---------- DATA TO PROCESS ----------

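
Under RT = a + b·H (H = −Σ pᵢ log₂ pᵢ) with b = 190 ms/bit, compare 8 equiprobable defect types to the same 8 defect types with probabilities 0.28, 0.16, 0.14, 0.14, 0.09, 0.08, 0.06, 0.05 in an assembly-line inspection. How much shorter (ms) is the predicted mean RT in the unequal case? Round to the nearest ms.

Equiprobable entropy H₀ = log₂ 8 = 3.0000 bits.
Skewed entropy H = −Σ pᵢ log₂ pᵢ = 2.7953 bits.
ΔRT = b·(H₀ − H) = 190 × 0.2047 = 38.90 ms.

39 ms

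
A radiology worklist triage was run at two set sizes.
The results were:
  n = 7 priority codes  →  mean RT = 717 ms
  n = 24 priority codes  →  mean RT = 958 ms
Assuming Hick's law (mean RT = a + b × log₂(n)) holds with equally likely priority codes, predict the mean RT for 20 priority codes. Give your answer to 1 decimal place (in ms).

922.3 ms

With log₂ n on the abscissa the relation is linear; from the two conditions:
  b = (958 − 717) / (log₂ 24 − log₂ 7) = 241 / (4.5850 − 2.8074) = 135.575 ms/bit
  a = 717 − 135.575 × 2.8074 = 336.392 ms
Then RT(20) = 336.392 + 135.575 × log₂ 20 = 336.392 + 135.575 × 4.3219 ≈ 922.339 ms.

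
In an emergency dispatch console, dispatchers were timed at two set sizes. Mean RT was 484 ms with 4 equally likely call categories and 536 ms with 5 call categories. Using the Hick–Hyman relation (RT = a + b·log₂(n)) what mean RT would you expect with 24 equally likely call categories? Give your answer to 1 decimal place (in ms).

With log₂ n on the abscissa the relation is linear; from the two conditions:
  b = (536 − 484) / (log₂ 5 − log₂ 4) = 52 / (2.3219 − 2) = 161.527 ms/bit
  a = 484 − 161.527 × 2 = 160.946 ms
Then RT(24) = 160.946 + 161.527 × log₂ 24 = 160.946 + 161.527 × 4.5850 ≈ 901.541 ms.

901.5 ms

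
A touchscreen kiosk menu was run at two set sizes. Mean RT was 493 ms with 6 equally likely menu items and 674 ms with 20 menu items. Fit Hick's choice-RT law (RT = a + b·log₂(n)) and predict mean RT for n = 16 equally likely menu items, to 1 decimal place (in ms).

640.5 ms

Solve the two-equation system in a and b:
  b = (674 − 493) / (log₂ 20 − log₂ 6) = 181 / (4.3219 − 2.5850) = 104.205 ms/bit
  a = 493 − 104.205 × 2.5850 = 223.635 ms
Then RT(16) = 223.635 + 104.205 × log₂ 16 = 223.635 + 104.205 × 4 ≈ 640.454 ms.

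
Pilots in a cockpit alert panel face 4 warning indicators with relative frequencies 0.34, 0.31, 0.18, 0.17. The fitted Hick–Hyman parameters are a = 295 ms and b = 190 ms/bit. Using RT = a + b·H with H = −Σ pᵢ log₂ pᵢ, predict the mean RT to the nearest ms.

662 ms

Entropy contributions −pᵢ log₂ pᵢ: 0.5292, 0.5238, 0.4453, 0.4346; sum H = 1.9329 bits.
RT = a + bH = 295 + 190·1.9329 = 662.24 ms.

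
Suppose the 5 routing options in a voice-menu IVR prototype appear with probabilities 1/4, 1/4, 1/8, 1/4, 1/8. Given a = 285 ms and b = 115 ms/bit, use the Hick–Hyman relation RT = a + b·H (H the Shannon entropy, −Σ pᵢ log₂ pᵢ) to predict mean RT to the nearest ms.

H = −Σ pᵢ log₂ pᵢ = 0.25·2 + 0.25·2 + 0.125·3 + 0.25·2 + 0.125·3 = 2.250 bits.
RT = 285 + 115 × 2.250 = 543.75 ms.

544 ms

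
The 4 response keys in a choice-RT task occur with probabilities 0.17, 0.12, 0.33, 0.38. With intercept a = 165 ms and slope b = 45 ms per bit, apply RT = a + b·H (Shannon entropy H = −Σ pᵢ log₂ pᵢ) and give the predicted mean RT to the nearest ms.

H = 0.17·log₂(1/0.17) + 0.12·log₂(1/0.12) + 0.33·log₂(1/0.33) + 0.38·log₂(1/0.38) = 1.8599 bits.
RT = 165 + 45 × 1.8599 = 248.70 ms.

249 ms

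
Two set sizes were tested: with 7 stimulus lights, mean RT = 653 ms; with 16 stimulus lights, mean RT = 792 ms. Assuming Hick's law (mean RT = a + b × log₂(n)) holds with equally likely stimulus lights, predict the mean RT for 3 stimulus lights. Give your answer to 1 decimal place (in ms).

510.5 ms

Solve the two-equation system in a and b:
  b = (792 − 653) / (log₂ 16 − log₂ 7) = 139 / (4 − 2.8074) = 116.548 ms/bit
  a = 653 − 116.548 × 2.8074 = 325.809 ms
Then RT(3) = 325.809 + 116.548 × log₂ 3 = 325.809 + 116.548 × 1.5850 ≈ 510.533 ms.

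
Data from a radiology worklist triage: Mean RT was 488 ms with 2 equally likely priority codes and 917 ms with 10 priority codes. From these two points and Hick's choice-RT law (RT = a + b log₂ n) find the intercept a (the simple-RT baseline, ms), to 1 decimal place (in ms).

b = (RT₂ − RT₁)/(log₂ n₂ − log₂ n₁) = (917 − 488)/(3.3219 − 1) = 184.760 ms/bit.
a = RT₁ − b·log₂ n₁ = 488 − 184.760 × 1 = 303.240 ms.

303.2 ms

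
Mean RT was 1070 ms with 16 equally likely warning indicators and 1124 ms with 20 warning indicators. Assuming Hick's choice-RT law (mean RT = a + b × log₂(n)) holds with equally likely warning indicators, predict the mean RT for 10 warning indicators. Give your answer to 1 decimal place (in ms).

RT is linear in log₂ n, so two points fix the line:
  b = (1124 − 1070) / (log₂ 20 − log₂ 16) = 54 / (4.3219 − 4) = 167.739 ms/bit
  a = 1070 − 167.739 × 4 = 399.043 ms
Then RT(10) = 399.043 + 167.739 × log₂ 10 = 399.043 + 167.739 × 3.3219 ≈ 956.261 ms.

956.3 ms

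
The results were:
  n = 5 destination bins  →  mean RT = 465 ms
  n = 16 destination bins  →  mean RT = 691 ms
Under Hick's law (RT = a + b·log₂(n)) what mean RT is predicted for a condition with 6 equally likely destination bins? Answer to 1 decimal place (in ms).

RT is linear in log₂ n, so two points fix the line:
  b = (691 − 465) / (log₂ 16 − log₂ 5) = 226 / (4 − 2.3219) = 134.678 ms/bit
  a = 465 − 134.678 × 2.3219 = 152.286 ms
Then RT(6) = 152.286 + 134.678 × log₂ 6 = 152.286 + 134.678 × 2.5850 ≈ 500.425 ms.

500.4 ms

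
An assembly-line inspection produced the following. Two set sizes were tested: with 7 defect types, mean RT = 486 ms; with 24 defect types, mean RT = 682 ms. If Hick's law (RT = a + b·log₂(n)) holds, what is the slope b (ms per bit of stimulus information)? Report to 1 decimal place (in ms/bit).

Slope: b = (682 − 486) / (log₂ 24 − log₂ 7) = 196/1.7776 = 110.261 ms/bit.

110.3 ms/bit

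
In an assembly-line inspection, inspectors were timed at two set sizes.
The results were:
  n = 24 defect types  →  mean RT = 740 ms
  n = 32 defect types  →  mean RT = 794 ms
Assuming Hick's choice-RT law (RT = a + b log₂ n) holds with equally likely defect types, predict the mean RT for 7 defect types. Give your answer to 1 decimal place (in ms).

508.7 ms

Solve the two-equation system in a and b:
  b = (794 − 740) / (log₂ 32 − log₂ 24) = 54 / (5 − 4.5850) = 130.109 ms/bit
  a = 740 − 130.109 × 4.5850 = 143.456 ms
Then RT(7) = 143.456 + 130.109 × log₂ 7 = 143.456 + 130.109 × 2.8074 ≈ 508.718 ms.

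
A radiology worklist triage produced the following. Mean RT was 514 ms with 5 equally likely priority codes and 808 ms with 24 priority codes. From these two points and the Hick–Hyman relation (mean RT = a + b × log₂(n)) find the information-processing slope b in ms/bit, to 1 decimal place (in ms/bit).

129.9 ms/bit

b = (RT₂ − RT₁)/(log₂ n₂ − log₂ n₁) = (808 − 514)/(4.5850 − 2.3219) = 129.914 ms/bit.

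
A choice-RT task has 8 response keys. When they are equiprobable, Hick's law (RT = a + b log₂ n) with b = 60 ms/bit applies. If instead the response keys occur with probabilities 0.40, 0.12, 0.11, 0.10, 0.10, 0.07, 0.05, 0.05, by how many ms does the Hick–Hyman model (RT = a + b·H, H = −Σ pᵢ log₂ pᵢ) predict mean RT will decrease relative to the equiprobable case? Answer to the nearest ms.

23 ms

Equiprobable entropy H₀ = log₂ 8 = 3.0000 bits.
Skewed entropy H = −Σ pᵢ log₂ pᵢ = 2.6113 bits.
ΔRT = b·(H₀ − H) = 60 × 0.3887 = 23.32 ms.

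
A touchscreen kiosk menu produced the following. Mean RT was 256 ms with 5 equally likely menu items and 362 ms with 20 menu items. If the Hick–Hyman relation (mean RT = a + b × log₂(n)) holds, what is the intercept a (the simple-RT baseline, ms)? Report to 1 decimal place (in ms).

Slope: b = (362 − 256) / (log₂ 20 − log₂ 5) = 106/2.0000 = 53.000 ms/bit.
Intercept: a = 256 − 53.000·log₂(5) = 132.938 ms.

132.9 ms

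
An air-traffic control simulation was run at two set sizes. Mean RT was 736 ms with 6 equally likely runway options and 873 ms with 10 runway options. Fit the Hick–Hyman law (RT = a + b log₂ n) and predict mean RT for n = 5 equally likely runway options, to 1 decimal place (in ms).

Solve the two-equation system in a and b:
  b = (873 − 736) / (log₂ 10 − log₂ 6) = 137 / (3.3219 − 2.5850) = 185.897 ms/bit
  a = 736 − 185.897 × 2.5850 = 255.462 ms
Then RT(5) = 255.462 + 185.897 × log₂ 5 = 255.462 + 185.897 × 2.3219 ≈ 687.103 ms.

687.1 ms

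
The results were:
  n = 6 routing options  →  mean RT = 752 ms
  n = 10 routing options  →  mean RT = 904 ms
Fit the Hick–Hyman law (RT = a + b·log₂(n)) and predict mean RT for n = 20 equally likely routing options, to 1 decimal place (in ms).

Fit slope and intercept:
  b = (904 − 752) / (log₂ 10 − log₂ 6) = 152 / (3.3219 − 2.5850) = 206.251 ms/bit
  a = 752 − 206.251 × 2.5850 = 218.849 ms
Then RT(20) = 218.849 + 206.251 × log₂ 20 = 218.849 + 206.251 × 4.3219 ≈ 1110.251 ms.

1110.3 ms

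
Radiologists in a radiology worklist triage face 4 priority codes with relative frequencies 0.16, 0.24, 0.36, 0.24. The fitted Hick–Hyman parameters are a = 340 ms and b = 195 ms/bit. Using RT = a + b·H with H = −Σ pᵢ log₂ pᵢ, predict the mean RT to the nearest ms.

H = 0.16·log₂(1/0.16) + 0.24·log₂(1/0.24) + 0.36·log₂(1/0.36) + 0.24·log₂(1/0.24) = 1.9419 bits.
RT = 340 + 195 × 1.9419 = 718.67 ms.

719 ms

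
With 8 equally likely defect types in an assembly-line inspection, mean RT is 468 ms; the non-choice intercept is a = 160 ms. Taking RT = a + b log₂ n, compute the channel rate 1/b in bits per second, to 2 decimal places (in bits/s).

b = (468 − 160)/log₂ 8 = 308/3 = 102.667 ms per bit = 0.10267 s/bit; the reciprocal is 9.740 bits/s.

9.74 bits/s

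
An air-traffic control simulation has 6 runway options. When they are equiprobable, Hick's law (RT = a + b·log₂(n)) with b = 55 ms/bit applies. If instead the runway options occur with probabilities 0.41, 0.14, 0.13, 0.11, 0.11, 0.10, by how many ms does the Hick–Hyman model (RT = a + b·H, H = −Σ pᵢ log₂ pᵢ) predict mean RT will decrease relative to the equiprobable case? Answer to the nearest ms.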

----------

• _ASSIGNMENT_
Every line from the line containing "Mean RT was 1070" through the line containing "n = 16 destination" in the records above must be retyped exactly. Leave out the rest.

• _TASK RESPONSE_
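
Mean RT was 1070 ms with 16 equally likely warning indicators and 1124 ms with 20 warning indicators. Assuming Hick's choice-RT law (mean RT = a + b × log₂(n)) holds with equally likely warning indicators, predict the mean RT for 10 warning indicators. Give your answer to 1 decimal place (in ms).

RT is linear in log₂ n, so two points fix the line:
  b = (1124 − 1070) / (log₂ 20 − log₂ 16) = 54 / (4.3219 − 4) = 167.739 ms/bit
  a = 1070 − 167.739 × 4 = 399.043 ms
Then RT(10) = 399.043 + 167.739 × log₂ 10 = 399.043 + 167.739 × 3.3219 ≈ 956.261 ms.

956.3 ms

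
The results were:
  n = 5 destination bins  →  mean RT = 465 ms
  n = 16 destination bins  →  mean RT = 691 ms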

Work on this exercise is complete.